ASSIGNED TASK:
Every line in the data below from the one containing "Two readings of a town, 22" down to the one containing "A logistic model with carrying capacity K = 190,000", both included, must be retyped exactly; no other line is to appear.

RECORDS SUPPLIED:
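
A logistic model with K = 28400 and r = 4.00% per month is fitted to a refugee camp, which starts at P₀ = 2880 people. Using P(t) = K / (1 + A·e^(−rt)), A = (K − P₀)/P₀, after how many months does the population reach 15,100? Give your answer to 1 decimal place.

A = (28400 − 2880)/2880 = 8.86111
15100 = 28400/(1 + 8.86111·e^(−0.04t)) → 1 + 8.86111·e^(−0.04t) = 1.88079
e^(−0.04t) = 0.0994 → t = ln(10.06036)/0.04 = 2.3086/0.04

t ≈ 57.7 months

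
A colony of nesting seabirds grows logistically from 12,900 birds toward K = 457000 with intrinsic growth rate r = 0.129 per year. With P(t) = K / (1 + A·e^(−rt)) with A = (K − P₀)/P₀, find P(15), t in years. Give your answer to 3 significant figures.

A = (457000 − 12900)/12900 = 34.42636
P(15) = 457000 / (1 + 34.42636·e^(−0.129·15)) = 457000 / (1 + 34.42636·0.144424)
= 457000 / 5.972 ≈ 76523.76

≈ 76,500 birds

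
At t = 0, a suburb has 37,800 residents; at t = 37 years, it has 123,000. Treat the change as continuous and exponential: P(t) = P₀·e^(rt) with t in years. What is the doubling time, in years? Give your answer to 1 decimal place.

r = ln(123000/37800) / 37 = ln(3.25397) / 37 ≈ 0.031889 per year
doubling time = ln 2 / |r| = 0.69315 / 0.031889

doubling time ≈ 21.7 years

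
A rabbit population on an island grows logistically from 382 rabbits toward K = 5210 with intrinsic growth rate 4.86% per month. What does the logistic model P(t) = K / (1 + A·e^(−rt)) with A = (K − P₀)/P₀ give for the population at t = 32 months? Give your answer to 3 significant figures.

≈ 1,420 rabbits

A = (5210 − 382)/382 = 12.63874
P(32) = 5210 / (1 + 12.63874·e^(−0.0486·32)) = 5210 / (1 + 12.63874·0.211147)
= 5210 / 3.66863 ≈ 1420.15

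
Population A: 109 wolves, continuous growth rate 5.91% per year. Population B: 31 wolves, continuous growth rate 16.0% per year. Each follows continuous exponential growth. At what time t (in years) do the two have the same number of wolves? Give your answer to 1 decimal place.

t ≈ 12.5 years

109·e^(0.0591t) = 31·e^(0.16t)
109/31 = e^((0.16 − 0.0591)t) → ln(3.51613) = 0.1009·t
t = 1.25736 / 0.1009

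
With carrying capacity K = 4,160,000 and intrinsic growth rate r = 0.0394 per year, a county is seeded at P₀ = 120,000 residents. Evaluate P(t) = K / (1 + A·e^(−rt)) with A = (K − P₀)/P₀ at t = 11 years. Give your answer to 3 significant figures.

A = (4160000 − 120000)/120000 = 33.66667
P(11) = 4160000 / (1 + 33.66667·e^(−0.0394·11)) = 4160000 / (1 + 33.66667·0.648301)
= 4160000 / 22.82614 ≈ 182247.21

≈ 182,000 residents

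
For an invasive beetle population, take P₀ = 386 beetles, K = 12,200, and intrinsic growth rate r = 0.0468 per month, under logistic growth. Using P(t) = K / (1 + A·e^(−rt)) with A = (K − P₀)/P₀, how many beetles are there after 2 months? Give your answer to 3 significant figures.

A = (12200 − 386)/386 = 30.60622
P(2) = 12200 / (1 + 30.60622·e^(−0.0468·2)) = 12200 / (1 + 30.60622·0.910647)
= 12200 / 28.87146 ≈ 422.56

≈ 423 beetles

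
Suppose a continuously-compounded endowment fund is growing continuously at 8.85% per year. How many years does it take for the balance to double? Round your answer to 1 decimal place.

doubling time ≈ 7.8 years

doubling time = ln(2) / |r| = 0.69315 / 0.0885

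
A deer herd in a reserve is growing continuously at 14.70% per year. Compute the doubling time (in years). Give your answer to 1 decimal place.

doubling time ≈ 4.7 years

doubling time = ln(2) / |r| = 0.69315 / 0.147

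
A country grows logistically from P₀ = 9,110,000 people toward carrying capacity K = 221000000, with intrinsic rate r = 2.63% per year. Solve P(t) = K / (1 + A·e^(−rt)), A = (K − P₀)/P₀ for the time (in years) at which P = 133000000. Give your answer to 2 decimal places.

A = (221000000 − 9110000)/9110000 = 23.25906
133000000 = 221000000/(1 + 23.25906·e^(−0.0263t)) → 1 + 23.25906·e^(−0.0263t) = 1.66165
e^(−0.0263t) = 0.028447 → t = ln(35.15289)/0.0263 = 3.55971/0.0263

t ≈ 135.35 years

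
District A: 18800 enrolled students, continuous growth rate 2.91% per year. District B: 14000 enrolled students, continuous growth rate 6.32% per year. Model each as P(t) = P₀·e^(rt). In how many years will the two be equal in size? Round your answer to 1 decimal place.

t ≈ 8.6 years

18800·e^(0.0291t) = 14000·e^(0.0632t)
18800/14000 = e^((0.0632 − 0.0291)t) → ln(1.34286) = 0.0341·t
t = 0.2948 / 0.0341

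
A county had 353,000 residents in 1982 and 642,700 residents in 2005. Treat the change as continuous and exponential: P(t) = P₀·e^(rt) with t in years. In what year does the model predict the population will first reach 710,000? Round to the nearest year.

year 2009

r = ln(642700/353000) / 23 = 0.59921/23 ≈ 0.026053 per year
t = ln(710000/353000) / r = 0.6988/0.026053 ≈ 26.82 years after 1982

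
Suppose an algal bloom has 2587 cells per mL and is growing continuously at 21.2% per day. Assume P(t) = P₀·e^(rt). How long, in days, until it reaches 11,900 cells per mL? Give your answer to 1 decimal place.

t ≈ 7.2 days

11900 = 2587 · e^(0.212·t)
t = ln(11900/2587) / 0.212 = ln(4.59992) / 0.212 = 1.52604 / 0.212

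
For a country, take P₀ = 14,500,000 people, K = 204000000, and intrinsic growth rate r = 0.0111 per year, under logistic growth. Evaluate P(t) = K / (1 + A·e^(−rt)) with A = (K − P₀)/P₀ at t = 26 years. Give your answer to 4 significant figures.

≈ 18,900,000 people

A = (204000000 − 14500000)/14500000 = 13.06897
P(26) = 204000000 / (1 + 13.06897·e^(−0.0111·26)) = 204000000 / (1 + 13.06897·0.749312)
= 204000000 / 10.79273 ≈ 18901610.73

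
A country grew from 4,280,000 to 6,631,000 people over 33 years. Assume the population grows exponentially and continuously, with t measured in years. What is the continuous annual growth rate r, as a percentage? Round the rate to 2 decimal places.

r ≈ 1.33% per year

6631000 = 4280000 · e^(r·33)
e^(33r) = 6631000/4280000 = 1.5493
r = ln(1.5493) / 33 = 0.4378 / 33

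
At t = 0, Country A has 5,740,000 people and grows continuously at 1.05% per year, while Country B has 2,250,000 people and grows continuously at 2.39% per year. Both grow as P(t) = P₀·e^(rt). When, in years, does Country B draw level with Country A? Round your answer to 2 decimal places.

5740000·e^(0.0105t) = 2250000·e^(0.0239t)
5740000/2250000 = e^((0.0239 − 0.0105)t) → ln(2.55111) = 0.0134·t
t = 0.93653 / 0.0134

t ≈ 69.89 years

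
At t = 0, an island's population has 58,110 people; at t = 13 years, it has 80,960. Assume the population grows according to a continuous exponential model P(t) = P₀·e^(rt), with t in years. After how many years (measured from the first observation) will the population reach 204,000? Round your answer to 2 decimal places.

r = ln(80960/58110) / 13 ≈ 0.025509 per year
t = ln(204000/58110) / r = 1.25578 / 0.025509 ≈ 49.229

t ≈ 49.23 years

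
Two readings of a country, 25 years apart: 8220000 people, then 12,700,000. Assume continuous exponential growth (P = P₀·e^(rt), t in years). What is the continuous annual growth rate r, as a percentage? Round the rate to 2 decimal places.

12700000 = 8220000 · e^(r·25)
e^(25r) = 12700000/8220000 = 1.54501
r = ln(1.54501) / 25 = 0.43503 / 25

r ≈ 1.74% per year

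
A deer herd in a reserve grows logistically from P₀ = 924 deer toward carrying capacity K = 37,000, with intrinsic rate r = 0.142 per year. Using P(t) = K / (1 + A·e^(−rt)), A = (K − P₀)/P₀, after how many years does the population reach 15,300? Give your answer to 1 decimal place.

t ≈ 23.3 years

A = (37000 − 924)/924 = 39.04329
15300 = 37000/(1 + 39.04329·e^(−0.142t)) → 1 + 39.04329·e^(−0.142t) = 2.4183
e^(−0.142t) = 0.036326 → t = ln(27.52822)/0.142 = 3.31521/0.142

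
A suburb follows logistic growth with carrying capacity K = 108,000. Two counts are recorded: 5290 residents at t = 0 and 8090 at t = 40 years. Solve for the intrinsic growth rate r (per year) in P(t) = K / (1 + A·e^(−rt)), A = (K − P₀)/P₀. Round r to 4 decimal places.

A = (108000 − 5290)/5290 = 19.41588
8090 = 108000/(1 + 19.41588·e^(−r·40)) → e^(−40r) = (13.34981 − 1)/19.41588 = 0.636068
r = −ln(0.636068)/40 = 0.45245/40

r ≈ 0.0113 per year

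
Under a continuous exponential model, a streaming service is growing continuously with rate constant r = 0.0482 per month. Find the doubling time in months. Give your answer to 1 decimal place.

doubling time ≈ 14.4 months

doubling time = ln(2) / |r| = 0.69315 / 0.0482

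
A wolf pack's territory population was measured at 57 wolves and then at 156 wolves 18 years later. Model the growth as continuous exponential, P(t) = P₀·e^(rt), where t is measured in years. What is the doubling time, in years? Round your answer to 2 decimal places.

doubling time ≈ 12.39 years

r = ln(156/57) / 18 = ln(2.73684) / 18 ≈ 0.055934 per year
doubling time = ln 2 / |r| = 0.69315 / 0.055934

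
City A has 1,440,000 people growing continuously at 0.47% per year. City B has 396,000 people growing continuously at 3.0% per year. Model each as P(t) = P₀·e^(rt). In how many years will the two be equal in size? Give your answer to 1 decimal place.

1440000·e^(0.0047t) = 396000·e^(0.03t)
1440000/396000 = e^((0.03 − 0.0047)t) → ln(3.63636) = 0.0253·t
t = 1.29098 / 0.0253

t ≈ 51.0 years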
...
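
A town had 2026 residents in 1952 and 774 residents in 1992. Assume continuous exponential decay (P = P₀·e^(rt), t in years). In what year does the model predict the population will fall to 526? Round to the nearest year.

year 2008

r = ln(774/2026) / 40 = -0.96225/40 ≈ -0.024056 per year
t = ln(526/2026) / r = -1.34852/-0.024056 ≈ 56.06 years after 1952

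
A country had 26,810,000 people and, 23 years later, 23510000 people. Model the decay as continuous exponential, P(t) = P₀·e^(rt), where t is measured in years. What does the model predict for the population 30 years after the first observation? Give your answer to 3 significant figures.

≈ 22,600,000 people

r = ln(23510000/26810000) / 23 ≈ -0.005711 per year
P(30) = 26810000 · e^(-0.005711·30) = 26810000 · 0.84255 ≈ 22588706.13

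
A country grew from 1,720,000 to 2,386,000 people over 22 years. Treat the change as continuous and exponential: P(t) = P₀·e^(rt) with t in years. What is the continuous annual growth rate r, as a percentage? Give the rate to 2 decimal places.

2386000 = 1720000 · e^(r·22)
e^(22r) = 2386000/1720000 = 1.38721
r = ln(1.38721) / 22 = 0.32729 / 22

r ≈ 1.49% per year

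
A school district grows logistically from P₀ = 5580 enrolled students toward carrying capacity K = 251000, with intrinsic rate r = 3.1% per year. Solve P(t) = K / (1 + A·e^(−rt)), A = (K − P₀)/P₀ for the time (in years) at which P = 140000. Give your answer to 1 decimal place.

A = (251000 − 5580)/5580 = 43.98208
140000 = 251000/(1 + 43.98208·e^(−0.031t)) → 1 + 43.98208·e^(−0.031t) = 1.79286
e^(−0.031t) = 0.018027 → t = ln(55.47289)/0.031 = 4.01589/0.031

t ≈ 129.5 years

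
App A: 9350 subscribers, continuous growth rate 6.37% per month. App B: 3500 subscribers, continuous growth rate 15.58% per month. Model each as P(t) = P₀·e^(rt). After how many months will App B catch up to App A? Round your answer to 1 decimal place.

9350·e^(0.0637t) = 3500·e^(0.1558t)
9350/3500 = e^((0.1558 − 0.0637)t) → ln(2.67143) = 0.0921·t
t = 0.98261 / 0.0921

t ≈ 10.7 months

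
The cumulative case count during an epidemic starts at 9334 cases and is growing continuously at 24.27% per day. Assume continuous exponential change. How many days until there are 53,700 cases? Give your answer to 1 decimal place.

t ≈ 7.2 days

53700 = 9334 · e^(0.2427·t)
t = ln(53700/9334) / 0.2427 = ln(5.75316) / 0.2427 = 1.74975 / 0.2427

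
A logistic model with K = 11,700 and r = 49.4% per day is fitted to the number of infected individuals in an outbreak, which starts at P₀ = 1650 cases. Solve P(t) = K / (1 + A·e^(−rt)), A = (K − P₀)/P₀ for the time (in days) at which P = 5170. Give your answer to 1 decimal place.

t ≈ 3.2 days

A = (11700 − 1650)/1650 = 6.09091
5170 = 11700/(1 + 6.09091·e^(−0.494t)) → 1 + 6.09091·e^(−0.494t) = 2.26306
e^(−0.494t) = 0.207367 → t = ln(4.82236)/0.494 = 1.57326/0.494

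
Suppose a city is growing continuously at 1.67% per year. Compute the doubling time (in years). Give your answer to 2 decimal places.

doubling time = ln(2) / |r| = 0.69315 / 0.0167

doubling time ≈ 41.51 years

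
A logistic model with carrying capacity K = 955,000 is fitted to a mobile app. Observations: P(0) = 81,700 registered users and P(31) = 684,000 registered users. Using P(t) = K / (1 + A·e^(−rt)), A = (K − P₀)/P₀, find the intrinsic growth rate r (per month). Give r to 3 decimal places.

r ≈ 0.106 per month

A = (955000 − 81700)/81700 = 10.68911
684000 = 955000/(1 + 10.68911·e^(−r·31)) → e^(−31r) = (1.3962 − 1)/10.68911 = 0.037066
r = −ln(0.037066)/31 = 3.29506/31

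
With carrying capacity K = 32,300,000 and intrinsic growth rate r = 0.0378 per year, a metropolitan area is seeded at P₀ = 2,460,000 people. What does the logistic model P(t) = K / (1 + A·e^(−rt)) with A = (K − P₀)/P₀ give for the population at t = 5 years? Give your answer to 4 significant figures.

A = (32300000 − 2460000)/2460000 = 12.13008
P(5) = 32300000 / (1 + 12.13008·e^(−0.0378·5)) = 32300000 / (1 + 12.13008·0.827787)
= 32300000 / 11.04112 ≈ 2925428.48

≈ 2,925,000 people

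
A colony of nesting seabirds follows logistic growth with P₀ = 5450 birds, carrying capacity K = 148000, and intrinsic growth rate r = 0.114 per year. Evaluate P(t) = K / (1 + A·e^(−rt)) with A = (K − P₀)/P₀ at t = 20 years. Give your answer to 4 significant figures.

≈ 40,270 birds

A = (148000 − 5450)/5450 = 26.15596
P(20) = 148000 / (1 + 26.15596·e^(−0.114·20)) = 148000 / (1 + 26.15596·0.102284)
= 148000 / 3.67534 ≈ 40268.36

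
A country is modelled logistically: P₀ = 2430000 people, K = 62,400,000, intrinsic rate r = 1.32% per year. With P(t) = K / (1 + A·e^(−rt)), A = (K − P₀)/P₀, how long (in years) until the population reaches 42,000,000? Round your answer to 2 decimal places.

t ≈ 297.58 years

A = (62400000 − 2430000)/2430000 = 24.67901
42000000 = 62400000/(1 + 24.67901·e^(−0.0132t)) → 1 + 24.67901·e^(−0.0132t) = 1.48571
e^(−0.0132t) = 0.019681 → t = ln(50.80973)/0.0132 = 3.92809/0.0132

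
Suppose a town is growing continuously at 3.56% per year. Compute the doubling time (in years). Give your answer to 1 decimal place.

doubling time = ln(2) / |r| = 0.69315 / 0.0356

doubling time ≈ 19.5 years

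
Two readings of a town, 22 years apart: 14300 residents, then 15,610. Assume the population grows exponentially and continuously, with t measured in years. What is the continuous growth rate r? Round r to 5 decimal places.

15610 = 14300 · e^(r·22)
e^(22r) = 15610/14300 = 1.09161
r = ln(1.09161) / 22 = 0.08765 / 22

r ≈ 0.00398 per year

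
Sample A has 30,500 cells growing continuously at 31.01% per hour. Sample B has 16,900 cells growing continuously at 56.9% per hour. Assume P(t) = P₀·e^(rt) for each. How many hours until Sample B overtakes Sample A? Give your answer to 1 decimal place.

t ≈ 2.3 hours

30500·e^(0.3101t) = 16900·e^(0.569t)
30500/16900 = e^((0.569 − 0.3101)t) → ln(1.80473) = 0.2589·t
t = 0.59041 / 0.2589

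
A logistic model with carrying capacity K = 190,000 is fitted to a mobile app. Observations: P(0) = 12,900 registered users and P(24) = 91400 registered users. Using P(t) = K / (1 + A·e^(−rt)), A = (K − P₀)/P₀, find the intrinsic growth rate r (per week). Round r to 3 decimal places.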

FINISHED TASK:
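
Two readings of a town, 22 years apart: 14300 residents, then 15,610. Assume the population grows exponentially and continuously, with t measured in years. What is the continuous growth rate r? Round r to 5 decimal places.

15610 = 14300 · e^(r·22)
e^(22r) = 15610/14300 = 1.09161
r = ln(1.09161) / 22 = 0.08765 / 22

r ≈ 0.00398 per year

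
Sample A has 30,500 cells growing continuously at 31.01% per hour. Sample B has 16,900 cells growing continuously at 56.9% per hour. Assume P(t) = P₀·e^(rt) for each. How many hours until Sample B overtakes Sample A? Give your answer to 1 decimal place.

t ≈ 2.3 hours

30500·e^(0.3101t) = 16900·e^(0.569t)
30500/16900 = e^((0.569 − 0.3101)t) → ln(1.80473) = 0.2589·t
t = 0.59041 / 0.2589

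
A logistic model with carrying capacity K = 190,000 is fitted to a mobile app. Observations: P(0) = 12,900 registered users and P(24) = 91400 registered users. Using P(t) = K / (1 + A·e^(−rt)), A = (K − P₀)/P₀, find the intrinsic growth rate r (per week). Round r to 3 decimal places.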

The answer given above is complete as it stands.